§ WHAT THE TASK REQUIRES:
Everything from the line containing "Type inference produces" through the line containing "map(tree(tree(tree(char))), S2) ≐" should be repeated exactly, and nothing else from the data.

§ DATA EXTRACTS:
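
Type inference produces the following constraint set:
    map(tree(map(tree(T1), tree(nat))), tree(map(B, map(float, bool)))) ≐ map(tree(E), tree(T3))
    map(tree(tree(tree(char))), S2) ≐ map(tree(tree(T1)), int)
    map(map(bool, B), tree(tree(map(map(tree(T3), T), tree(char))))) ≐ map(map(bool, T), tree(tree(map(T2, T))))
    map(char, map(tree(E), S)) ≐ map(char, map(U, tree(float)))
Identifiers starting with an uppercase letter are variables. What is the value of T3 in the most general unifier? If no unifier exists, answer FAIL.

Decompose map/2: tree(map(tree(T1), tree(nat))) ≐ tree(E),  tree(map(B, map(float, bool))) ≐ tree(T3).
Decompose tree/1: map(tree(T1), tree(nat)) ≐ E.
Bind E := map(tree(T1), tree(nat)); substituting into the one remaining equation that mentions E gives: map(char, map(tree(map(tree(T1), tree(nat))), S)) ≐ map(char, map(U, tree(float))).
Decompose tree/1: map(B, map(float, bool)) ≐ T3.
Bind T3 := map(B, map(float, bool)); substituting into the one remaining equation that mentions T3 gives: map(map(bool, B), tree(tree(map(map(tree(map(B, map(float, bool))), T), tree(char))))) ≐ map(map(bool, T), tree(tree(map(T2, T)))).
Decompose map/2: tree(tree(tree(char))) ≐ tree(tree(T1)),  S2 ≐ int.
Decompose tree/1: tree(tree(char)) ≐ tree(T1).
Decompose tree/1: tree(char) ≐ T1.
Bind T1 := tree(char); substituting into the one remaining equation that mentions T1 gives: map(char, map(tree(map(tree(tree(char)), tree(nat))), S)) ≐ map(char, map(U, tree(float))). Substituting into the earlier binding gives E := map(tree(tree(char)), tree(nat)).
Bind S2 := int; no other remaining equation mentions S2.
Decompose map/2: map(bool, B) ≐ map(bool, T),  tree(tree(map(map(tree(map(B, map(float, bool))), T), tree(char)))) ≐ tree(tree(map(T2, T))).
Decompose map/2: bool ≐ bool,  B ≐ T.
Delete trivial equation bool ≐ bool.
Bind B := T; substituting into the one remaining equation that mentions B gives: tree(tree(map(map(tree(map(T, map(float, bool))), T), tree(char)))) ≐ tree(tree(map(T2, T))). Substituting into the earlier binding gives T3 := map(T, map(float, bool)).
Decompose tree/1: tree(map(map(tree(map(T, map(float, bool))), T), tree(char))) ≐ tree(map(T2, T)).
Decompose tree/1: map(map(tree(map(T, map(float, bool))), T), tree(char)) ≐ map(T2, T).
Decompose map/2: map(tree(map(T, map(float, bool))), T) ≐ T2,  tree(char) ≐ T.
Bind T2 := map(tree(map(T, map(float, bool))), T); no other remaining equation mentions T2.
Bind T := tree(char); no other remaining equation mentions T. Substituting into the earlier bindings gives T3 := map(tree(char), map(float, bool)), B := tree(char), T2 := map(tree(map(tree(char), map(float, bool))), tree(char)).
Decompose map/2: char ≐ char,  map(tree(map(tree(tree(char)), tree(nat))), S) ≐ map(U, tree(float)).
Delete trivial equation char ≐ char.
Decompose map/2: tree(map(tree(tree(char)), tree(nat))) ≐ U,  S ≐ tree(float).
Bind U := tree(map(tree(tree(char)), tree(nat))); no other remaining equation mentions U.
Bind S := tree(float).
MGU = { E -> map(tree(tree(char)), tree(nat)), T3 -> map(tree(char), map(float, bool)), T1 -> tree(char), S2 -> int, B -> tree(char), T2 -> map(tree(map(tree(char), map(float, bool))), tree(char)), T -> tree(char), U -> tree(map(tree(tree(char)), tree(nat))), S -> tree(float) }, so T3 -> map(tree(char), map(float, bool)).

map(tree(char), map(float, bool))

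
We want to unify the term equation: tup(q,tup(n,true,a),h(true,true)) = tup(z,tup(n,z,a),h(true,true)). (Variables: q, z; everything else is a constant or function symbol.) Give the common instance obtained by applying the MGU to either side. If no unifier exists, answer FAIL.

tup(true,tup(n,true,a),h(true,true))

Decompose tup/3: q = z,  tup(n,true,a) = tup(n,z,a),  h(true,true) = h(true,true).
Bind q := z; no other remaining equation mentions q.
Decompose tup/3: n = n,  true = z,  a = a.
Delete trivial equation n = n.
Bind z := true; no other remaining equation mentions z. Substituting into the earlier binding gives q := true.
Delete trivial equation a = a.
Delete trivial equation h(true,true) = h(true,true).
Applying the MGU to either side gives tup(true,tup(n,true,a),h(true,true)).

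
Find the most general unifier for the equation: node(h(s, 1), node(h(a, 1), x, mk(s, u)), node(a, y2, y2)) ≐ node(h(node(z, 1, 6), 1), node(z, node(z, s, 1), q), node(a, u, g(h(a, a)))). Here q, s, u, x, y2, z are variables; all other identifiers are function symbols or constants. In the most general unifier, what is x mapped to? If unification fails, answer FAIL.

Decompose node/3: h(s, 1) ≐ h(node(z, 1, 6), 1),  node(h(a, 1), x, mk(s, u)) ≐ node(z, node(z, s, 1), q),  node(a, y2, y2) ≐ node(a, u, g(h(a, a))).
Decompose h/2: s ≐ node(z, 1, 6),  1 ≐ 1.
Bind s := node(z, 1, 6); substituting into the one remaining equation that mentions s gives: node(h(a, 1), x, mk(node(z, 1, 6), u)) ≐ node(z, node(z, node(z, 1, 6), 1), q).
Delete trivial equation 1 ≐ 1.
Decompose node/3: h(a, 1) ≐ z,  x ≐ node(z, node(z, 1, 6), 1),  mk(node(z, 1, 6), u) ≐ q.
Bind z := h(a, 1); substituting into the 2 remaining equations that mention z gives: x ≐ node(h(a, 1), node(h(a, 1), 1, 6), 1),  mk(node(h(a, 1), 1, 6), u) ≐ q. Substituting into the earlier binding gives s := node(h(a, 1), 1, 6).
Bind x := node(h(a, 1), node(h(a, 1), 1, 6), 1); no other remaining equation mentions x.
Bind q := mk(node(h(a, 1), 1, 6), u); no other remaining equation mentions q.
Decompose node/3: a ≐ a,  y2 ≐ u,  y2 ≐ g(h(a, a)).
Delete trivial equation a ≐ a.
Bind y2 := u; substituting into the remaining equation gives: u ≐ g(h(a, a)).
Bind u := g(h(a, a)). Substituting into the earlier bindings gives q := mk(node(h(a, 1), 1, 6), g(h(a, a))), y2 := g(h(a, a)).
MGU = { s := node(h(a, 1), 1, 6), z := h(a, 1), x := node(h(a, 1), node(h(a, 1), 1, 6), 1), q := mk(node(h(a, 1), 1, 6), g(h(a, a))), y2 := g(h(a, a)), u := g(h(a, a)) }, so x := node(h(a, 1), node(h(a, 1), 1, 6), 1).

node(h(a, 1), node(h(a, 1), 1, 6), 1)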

==

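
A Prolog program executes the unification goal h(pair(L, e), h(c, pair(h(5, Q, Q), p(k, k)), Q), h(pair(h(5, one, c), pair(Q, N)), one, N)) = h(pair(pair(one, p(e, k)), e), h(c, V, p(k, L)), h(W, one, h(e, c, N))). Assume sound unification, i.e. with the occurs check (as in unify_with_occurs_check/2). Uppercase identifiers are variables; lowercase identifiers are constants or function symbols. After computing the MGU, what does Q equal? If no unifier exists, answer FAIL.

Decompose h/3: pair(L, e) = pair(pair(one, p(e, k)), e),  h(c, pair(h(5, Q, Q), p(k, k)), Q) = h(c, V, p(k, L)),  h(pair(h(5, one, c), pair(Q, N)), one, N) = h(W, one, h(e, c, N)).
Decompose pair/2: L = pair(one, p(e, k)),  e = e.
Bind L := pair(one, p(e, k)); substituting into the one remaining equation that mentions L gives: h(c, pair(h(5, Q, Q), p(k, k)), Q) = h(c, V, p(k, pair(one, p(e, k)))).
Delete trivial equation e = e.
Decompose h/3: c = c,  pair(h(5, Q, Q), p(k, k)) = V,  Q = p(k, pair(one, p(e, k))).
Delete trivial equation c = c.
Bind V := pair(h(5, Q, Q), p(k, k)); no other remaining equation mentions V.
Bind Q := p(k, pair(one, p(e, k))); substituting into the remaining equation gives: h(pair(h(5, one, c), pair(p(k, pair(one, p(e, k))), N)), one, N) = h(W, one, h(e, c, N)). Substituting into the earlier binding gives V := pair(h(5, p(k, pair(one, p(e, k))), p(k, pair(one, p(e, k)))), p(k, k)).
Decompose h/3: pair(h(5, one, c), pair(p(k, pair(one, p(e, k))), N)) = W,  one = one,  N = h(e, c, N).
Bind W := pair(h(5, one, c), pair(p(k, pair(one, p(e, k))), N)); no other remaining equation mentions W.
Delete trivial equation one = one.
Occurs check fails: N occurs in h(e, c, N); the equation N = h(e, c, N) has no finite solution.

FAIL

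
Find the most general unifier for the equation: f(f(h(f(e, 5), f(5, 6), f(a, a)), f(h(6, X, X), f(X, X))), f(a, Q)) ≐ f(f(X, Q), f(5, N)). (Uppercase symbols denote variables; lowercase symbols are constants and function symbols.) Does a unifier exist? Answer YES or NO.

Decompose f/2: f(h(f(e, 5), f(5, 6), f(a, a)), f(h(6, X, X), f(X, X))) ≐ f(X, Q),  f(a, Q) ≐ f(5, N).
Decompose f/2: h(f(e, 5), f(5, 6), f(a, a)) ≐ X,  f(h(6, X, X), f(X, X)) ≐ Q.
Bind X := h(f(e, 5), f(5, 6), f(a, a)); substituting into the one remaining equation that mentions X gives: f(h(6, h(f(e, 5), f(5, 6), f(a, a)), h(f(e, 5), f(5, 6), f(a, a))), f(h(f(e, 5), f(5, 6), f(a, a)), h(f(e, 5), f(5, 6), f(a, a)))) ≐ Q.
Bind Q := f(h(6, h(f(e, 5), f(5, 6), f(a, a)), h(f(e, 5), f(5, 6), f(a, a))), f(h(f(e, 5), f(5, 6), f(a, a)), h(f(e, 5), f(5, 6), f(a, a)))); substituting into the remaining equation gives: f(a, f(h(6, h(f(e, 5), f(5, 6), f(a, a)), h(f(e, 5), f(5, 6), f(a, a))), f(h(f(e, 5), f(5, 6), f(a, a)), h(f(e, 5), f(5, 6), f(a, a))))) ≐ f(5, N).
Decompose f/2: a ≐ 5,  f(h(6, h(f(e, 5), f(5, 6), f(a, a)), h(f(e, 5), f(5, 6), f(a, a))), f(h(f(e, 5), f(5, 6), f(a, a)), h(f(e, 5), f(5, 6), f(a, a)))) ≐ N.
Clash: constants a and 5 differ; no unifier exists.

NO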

...

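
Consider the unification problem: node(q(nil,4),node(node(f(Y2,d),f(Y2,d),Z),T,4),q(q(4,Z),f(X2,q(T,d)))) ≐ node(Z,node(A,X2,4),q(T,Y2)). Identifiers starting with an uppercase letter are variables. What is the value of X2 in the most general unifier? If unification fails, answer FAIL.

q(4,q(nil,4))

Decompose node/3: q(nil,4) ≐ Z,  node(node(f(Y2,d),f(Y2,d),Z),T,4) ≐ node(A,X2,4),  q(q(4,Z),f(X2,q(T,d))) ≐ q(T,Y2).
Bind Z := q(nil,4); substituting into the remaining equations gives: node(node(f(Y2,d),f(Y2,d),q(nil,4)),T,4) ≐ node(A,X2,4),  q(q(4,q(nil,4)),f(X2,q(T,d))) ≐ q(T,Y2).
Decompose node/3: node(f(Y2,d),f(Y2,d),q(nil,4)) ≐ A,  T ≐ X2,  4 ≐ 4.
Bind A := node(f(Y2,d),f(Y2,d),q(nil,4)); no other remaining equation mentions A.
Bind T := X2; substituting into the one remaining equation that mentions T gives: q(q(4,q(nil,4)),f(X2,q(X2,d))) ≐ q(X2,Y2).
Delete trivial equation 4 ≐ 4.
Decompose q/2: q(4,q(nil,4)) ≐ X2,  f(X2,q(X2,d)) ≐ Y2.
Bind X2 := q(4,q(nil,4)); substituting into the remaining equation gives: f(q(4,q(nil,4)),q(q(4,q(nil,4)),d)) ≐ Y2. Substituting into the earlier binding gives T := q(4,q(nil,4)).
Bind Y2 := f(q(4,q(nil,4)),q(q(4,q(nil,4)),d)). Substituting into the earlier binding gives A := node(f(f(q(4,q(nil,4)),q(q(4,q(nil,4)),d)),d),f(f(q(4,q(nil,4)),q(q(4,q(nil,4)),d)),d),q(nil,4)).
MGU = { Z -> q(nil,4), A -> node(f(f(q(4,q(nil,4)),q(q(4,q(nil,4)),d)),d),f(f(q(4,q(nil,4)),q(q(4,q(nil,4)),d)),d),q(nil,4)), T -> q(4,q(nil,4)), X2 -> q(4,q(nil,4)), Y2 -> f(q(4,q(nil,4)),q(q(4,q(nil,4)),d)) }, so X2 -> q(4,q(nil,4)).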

§ REPLY TO THE EXERCISE:
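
Type inference produces the following constraint set:
    map(tree(map(tree(T1), tree(nat))), tree(map(B, map(float, bool)))) ≐ map(tree(E), tree(T3))
    map(tree(tree(tree(char))), S2) ≐ map(tree(tree(T1)), int)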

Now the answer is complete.